◆ **Task details**:
Collect every line of the records below that contains the word "Femek".

Records to process: Begin

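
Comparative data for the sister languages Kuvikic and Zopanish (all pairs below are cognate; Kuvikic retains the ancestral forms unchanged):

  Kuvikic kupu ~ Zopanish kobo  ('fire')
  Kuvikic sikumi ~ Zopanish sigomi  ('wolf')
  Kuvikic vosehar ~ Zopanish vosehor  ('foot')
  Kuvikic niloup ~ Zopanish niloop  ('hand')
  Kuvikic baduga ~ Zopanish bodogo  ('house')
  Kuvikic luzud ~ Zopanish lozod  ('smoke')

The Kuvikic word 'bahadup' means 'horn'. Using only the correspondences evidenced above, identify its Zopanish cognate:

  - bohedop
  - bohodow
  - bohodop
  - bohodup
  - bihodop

bohodop

baduga ~ bodogo — Kuvikic a corresponds to Zopanish o after a consonant, before a consonant other than r, m, n, p, b, f, v.
kupu ~ kobo — Kuvikic u corresponds to Zopanish o after a consonant, before a labial obstruent.
Applying these to Kuvikic 'bahadup':
  bahadup → bohadup   (a→o after a consonant, before a consonant other than r, m, n, p, b, f, v)
  bohadup → bohodup   (a→o after a consonant, before a consonant other than r, m, n, p, b, f, v)
  bohodup → bohodop   (u→o after a consonant, before a labial obstruent)
So the Zopanish cognate is 'bohodop'.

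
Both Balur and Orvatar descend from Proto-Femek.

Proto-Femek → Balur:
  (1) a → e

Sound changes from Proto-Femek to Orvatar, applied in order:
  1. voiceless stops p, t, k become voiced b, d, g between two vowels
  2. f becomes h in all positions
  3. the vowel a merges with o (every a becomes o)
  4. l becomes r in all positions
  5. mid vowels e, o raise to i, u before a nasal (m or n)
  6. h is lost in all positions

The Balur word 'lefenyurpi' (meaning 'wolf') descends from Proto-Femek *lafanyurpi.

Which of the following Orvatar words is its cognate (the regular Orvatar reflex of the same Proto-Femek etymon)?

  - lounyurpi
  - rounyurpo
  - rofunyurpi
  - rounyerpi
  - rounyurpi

Orvatar: *lafanyurpi
  lafanyurpi (rule 1 does not apply)
  lafanyurpi → lahanyurpi   [unconditioned shift]
  lahanyurpi → lohonyurpi   [vowel merger]
  lohonyurpi → rohonyurpi   [unconditioned shift]
  rohonyurpi → rohunyurpi   [pre-nasal raising]
  rohunyurpi → rounyurpi   [h-loss]
  giving Orvatar rounyurpi.
Only 'rounyurpi' matches the regular Orvatar development of *lafanyurpi.

rounyurpi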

Records to process: End

◆ **Result for this exercise**:
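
Both Balur and Orvatar descend from Proto-Femek.
Proto-Femek → Balur:
Sound changes from Proto-Femek to Orvatar, applied in order:
The Balur word 'lefenyurpi' (meaning 'wolf') descends from Proto-Femek *lafanyurpi.
Which of the following Orvatar words is its cognate (the regular Orvatar reflex of the same Proto-Femek etymon)?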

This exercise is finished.